- Opening Delimiter -

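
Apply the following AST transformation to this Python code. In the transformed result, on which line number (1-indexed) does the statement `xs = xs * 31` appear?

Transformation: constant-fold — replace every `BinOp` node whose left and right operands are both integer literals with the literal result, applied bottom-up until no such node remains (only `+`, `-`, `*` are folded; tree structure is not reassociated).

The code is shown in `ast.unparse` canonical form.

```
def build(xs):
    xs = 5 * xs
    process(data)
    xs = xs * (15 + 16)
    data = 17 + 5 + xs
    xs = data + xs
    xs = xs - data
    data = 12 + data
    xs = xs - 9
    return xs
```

4

Transformed code:
def build(xs):
    xs = 5 * xs
    process(data)
    xs = xs * 31
    data = 22 + xs
    xs = data + xs
    xs = xs - data
    data = 12 + data
    xs = xs - 9
    return xs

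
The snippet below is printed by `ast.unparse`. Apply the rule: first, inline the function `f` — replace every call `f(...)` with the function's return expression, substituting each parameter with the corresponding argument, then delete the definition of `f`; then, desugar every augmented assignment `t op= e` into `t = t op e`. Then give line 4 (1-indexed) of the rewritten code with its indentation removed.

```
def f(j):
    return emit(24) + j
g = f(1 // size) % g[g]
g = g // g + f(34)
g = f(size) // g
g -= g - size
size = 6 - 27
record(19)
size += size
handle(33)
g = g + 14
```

Transformed code:
g = (emit(24) + 1 // size) % g[g]
g = g // g + (emit(24) + 34)
g = (emit(24) + size) // g
g = g - (g - size)
size = 6 - 27
record(19)
size = size + size
handle(33)
g = g + 14

g = g - (g - size)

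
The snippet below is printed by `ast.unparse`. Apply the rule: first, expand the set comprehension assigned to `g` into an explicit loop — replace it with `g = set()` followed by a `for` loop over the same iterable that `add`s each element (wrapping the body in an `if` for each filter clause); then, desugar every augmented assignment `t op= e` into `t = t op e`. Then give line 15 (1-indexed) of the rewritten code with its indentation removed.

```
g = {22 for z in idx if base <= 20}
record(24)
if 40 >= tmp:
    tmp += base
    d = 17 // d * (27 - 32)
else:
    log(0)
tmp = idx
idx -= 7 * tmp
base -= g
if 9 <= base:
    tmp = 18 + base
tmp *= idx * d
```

tmp = 18 + base

Transformed code:
g = set()
for z in idx:
    if base <= 20:
        g.add(22)
record(24)
if 40 >= tmp:
    tmp = tmp + base
    d = 17 // d * (27 - 32)
else:
    log(0)
tmp = idx
idx = idx - 7 * tmp
base = base - g
if 9 <= base:
    tmp = 18 + base
tmp = tmp * (idx * d)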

- Closing Delimiter -

DESCRIPTION OF THE TASK:
Set down every record once more, exactly as written.

OUTPUT OF THE TASK:
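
Apply the following AST transformation to this Python code. In the transformed result, on which line number (1-indexed) does the statement `xs = xs * 31` appear?

Transformation: constant-fold — replace every `BinOp` node whose left and right operands are both integer literals with the literal result, applied bottom-up until no such node remains (only `+`, `-`, `*` are folded; tree structure is not reassociated).

The code is shown in `ast.unparse` canonical form.

```
def build(xs):
    xs = 5 * xs
    process(data)
    xs = xs * (15 + 16)
    data = 17 + 5 + xs
    xs = data + xs
    xs = xs - data
    data = 12 + data
    xs = xs - 9
    return xs
```

4

Transformed code:
def build(xs):
    xs = 5 * xs
    process(data)
    xs = xs * 31
    data = 22 + xs
    xs = data + xs
    xs = xs - data
    data = 12 + data
    xs = xs - 9
    return xs

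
The snippet below is printed by `ast.unparse`. Apply the rule: first, inline the function `f` — replace every call `f(...)` with the function's return expression, substituting each parameter with the corresponding argument, then delete the definition of `f`; then, desugar every augmented assignment `t op= e` into `t = t op e`. Then give line 4 (1-indexed) of the rewritten code with its indentation removed.

```
def f(j):
    return emit(24) + j
g = f(1 // size) % g[g]
g = g // g + f(34)
g = f(size) // g
g -= g - size
size = 6 - 27
record(19)
size += size
handle(33)
g = g + 14
```

Transformed code:
g = (emit(24) + 1 // size) % g[g]
g = g // g + (emit(24) + 34)
g = (emit(24) + size) // g
g = g - (g - size)
size = 6 - 27
record(19)
size = size + size
handle(33)
g = g + 14

g = g - (g - size)

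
The snippet below is printed by `ast.unparse`. Apply the rule: first, expand the set comprehension assigned to `g` into an explicit loop — replace it with `g = set()` followed by a `for` loop over the same iterable that `add`s each element (wrapping the body in an `if` for each filter clause); then, desugar every augmented assignment `t op= e` into `t = t op e`. Then give line 15 (1-indexed) of the rewritten code with its indentation removed.

```
g = {22 for z in idx if base <= 20}
record(24)
if 40 >= tmp:
    tmp += base
    d = 17 // d * (27 - 32)
else:
    log(0)
tmp = idx
idx -= 7 * tmp
base -= g
if 9 <= base:
    tmp = 18 + base
tmp *= idx * d
```

tmp = 18 + base

Transformed code:
g = set()
for z in idx:
    if base <= 20:
        g.add(22)
record(24)
if 40 >= tmp:
    tmp = tmp + base
    d = 17 // d * (27 - 32)
else:
    log(0)
tmp = idx
idx = idx - 7 * tmp
base = base - g
if 9 <= base:
    tmp = 18 + base
tmp = tmp * (idx * d)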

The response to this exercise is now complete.